=== RECORDED DATA ===

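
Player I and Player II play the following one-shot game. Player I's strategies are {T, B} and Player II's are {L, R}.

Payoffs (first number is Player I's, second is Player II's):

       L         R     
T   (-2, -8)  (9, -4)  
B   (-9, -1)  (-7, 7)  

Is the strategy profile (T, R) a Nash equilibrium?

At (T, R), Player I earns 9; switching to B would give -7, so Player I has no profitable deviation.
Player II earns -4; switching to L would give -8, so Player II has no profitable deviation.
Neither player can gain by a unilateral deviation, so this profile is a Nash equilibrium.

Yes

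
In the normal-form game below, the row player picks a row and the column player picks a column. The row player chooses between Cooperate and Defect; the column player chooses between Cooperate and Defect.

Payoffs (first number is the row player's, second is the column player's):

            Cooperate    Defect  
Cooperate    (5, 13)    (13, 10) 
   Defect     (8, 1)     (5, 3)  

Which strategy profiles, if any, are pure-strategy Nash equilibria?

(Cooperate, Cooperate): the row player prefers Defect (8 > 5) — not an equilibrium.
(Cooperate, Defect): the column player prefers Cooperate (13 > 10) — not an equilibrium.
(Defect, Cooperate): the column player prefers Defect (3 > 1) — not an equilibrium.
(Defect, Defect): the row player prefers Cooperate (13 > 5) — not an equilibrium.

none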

===

Exactly as given, repeat every record above.

TASK ANSWER:
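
Player I and Player II play the following one-shot game. Player I's strategies are {T, B} and Player II's are {L, R}.

Payoffs (first number is Player I's, second is Player II's):

       L         R     
T   (-2, -8)  (9, -4)  
B   (-9, -1)  (-7, 7)  

Is the strategy profile (T, R) a Nash equilibrium?

At (T, R), Player I earns 9; switching to B would give -7, so Player I has no profitable deviation.
Player II earns -4; switching to L would give -8, so Player II has no profitable deviation.
Neither player can gain by a unilateral deviation, so this profile is a Nash equilibrium.

Yes

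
In the normal-form game below, the row player picks a row and the column player picks a column. The row player chooses between Cooperate and Defect; the column player chooses between Cooperate and Defect.

Payoffs (first number is the row player's, second is the column player's):

            Cooperate    Defect  
Cooperate    (5, 13)    (13, 10) 
   Defect     (8, 1)     (5, 3)  

Which strategy profiles, if any, are pure-strategy Nash equilibria?

(Cooperate, Cooperate): the row player prefers Defect (8 > 5) — not an equilibrium.
(Cooperate, Defect): the column player prefers Cooperate (13 > 10) — not an equilibrium.
(Defect, Cooperate): the column player prefers Defect (3 > 1) — not an equilibrium.
(Defect, Defect): the row player prefers Cooperate (13 > 5) — not an equilibrium.

none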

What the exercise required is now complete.